> [Information shown]:

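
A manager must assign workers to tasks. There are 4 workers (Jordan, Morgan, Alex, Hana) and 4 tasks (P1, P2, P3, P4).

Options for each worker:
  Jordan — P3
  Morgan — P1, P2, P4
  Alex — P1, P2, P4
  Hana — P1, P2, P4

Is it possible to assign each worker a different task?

Yes

For example, pair Jordan→P3, Morgan→P2, Alex→P4, Hana→P1.
Every worker is matched, so this is a perfect matching.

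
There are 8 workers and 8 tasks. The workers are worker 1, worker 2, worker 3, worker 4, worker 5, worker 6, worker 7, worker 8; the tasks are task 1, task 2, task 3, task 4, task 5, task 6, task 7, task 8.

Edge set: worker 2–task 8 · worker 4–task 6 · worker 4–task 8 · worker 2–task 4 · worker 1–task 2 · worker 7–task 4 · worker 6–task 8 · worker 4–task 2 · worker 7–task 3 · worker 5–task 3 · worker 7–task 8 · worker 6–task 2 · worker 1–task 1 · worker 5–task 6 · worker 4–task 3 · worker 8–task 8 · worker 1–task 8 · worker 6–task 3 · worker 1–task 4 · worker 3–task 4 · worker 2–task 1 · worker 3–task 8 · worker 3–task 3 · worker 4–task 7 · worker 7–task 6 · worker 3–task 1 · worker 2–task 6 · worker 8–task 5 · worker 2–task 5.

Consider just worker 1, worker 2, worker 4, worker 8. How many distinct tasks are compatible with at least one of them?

The union of neighbours of {worker 1, worker 2, worker 4, worker 8} is {task 1, task 2, task 3, task 4, task 5, task 6, task 7, task 8}, which has 8 elements.
Since |N(S)| = 8 ≥ |S| = 4, Hall's condition holds for this subset.

8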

> [Required action]:
From the line with "Consider just worker" to the last line of the material, give every line again exactly, and only those lines.

> [Your response]:
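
Consider just worker 1, worker 2, worker 4, worker 8. How many distinct tasks are compatible with at least one of them?

The union of neighbours of {worker 1, worker 2, worker 4, worker 8} is {task 1, task 2, task 3, task 4, task 5, task 6, task 7, task 8}, which has 8 elements.
Since |N(S)| = 8 ≥ |S| = 4, Hall's condition holds for this subset.

8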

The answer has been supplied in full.